## Your assignment
Taking the listing below, restate word for word each line from the line with "Let h(w) = (((w" to the line with "Answer: $10579$", ends included, and stop there.

## Dataset content
= Beginning of Section =

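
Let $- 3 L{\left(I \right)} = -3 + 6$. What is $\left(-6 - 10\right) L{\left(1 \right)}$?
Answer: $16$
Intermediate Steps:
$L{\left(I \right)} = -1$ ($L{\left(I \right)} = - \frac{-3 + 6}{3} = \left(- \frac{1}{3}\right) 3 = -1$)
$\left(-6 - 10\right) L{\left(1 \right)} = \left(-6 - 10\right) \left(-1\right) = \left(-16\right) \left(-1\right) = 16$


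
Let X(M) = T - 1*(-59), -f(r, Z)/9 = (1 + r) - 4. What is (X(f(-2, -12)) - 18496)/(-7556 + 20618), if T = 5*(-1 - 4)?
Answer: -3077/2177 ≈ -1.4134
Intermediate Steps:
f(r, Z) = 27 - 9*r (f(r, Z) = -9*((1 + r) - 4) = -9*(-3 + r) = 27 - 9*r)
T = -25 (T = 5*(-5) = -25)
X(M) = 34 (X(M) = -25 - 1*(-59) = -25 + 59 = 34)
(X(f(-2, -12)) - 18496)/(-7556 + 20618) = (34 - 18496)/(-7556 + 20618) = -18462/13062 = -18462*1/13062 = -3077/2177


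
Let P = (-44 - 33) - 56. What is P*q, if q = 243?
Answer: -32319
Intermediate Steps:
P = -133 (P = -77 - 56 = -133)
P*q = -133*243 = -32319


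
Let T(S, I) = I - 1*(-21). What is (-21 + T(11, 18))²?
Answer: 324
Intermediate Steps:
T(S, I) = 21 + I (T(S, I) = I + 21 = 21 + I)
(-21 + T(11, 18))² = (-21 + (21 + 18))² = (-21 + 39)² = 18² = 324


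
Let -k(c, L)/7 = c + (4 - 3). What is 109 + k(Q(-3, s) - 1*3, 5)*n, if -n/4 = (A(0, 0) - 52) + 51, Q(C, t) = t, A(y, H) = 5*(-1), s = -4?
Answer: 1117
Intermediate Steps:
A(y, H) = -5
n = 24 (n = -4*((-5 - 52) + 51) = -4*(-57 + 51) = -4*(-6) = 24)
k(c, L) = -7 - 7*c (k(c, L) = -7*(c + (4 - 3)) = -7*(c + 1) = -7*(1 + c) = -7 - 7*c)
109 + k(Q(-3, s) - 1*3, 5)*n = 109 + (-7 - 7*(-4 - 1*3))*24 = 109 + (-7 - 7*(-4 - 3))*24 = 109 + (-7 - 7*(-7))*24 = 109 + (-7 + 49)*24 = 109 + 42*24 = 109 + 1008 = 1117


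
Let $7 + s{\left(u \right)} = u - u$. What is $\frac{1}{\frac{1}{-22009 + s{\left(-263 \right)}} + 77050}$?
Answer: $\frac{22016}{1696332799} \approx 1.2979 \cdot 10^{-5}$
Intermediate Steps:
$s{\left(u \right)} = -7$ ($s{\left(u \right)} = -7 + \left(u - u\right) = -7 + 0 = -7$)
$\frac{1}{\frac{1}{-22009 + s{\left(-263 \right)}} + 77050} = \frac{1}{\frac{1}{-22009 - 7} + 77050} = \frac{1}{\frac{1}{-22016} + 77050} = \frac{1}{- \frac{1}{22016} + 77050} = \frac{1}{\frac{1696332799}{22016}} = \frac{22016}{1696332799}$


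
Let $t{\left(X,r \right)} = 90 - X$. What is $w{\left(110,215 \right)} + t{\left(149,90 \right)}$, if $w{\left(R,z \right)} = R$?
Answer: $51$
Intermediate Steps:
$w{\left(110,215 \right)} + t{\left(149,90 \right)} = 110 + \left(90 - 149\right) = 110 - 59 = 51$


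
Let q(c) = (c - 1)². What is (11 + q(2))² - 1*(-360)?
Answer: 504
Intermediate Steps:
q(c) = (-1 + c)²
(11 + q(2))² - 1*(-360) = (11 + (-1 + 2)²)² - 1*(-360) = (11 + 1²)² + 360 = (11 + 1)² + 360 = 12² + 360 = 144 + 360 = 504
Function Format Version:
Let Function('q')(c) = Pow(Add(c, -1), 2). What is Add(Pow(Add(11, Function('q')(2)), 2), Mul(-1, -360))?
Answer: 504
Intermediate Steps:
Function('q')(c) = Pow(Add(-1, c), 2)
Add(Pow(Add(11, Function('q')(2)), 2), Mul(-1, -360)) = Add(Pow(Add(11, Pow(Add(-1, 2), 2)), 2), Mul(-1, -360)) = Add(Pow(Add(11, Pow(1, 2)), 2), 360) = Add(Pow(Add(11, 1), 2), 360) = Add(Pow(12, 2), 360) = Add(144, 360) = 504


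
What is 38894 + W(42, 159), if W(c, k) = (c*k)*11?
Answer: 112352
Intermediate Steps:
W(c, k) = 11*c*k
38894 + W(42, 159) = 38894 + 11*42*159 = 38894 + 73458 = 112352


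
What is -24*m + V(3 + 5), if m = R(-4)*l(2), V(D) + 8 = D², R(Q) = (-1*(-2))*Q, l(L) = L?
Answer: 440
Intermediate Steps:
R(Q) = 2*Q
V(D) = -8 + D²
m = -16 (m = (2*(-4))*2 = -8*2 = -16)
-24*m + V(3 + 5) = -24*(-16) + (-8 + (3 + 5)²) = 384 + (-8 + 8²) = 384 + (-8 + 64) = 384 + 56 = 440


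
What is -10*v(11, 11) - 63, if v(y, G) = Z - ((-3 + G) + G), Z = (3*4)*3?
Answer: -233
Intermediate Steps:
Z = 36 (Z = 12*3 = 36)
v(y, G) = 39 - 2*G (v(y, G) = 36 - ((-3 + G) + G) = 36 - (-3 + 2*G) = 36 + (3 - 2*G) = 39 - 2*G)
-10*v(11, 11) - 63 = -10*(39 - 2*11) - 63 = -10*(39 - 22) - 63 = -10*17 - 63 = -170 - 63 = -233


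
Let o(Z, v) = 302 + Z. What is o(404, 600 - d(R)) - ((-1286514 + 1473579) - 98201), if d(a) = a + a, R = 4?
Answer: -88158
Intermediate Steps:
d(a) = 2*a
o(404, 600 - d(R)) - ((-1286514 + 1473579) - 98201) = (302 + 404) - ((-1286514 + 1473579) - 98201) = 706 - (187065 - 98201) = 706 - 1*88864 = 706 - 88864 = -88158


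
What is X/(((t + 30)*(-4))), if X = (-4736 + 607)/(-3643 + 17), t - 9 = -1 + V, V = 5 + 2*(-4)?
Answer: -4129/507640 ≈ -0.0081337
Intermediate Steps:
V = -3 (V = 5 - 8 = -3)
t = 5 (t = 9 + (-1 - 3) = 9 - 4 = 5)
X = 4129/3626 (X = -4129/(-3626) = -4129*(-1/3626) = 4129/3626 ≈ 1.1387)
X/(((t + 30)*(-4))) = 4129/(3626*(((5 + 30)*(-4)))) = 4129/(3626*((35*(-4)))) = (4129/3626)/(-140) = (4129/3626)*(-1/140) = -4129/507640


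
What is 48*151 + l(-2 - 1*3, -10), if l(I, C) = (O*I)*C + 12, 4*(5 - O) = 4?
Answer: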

= End of Section =
= Beginning of Section =

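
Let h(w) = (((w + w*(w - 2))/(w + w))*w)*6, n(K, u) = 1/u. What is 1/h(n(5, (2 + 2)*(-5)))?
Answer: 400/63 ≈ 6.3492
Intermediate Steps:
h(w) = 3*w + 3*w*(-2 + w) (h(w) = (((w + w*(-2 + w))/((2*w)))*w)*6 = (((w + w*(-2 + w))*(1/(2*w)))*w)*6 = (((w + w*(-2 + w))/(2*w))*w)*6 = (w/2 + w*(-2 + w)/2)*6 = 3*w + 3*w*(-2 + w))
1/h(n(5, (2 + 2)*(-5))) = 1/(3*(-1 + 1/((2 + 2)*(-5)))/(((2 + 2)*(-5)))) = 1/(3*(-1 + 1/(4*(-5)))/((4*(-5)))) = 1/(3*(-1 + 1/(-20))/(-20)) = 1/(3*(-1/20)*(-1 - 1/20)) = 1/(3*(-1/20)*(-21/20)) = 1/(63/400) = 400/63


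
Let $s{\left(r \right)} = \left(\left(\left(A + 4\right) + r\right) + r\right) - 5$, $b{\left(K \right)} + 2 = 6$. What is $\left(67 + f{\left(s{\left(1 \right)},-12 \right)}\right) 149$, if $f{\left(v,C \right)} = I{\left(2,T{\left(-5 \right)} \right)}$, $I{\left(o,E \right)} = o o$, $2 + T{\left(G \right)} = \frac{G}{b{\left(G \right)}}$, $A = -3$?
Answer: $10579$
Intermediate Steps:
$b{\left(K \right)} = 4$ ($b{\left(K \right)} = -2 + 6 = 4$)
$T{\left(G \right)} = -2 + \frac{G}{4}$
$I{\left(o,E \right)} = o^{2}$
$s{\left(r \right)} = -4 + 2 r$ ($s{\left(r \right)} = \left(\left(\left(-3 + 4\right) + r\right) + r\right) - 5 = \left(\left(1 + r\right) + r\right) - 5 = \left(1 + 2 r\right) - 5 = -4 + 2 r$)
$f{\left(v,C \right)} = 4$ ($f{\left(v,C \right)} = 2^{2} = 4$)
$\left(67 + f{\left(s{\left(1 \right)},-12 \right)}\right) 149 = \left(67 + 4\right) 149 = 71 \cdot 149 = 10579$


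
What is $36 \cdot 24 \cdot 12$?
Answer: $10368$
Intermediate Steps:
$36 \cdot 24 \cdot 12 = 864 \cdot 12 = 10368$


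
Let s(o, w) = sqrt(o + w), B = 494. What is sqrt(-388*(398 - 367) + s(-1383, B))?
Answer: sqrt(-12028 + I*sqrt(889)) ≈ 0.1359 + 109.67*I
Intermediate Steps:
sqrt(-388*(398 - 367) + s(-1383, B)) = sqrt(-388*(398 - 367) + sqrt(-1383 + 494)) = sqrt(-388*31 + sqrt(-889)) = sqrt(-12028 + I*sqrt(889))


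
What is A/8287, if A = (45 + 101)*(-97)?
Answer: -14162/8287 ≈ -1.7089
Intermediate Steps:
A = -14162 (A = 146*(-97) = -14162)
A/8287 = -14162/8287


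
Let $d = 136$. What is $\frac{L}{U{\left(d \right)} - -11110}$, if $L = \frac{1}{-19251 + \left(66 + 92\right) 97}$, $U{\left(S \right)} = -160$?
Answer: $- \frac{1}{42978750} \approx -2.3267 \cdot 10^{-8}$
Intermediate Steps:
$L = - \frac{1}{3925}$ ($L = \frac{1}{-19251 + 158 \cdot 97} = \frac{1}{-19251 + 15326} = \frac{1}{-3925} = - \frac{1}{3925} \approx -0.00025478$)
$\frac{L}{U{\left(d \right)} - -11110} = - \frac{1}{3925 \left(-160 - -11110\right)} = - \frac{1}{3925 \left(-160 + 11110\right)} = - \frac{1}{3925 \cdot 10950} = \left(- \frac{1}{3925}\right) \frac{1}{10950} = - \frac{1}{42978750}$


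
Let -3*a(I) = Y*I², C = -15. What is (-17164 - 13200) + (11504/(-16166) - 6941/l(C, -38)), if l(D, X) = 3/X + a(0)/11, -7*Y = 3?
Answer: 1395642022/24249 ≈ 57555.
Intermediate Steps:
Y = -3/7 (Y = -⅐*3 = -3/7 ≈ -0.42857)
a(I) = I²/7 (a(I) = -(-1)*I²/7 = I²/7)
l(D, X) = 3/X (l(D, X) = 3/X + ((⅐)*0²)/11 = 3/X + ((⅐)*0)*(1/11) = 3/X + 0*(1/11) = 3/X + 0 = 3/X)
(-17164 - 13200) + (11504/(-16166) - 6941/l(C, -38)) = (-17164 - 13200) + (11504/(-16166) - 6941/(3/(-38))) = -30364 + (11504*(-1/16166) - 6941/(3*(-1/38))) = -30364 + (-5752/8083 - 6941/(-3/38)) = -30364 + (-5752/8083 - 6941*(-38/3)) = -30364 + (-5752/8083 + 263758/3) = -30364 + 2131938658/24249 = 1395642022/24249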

= End of Section =

## Written reply
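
Let h(w) = (((w + w*(w - 2))/(w + w))*w)*6, n(K, u) = 1/u. What is 1/h(n(5, (2 + 2)*(-5)))?
Answer: 400/63 ≈ 6.3492
Intermediate Steps:
h(w) = 3*w + 3*w*(-2 + w) (h(w) = (((w + w*(-2 + w))/((2*w)))*w)*6 = (((w + w*(-2 + w))*(1/(2*w)))*w)*6 = (((w + w*(-2 + w))/(2*w))*w)*6 = (w/2 + w*(-2 + w)/2)*6 = 3*w + 3*w*(-2 + w))
1/h(n(5, (2 + 2)*(-5))) = 1/(3*(-1 + 1/((2 + 2)*(-5)))/(((2 + 2)*(-5)))) = 1/(3*(-1 + 1/(4*(-5)))/((4*(-5)))) = 1/(3*(-1 + 1/(-20))/(-20)) = 1/(3*(-1/20)*(-1 - 1/20)) = 1/(3*(-1/20)*(-21/20)) = 1/(63/400) = 400/63


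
Let $s{\left(r \right)} = \left(\left(\left(A + 4\right) + r\right) + r\right) - 5$, $b{\left(K \right)} + 2 = 6$. What is $\left(67 + f{\left(s{\left(1 \right)},-12 \right)}\right) 149$, if $f{\left(v,C \right)} = I{\left(2,T{\left(-5 \right)} \right)}$, $I{\left(o,E \right)} = o o$, $2 + T{\left(G \right)} = \frac{G}{b{\left(G \right)}}$, $A = -3$?
Answer: $10579$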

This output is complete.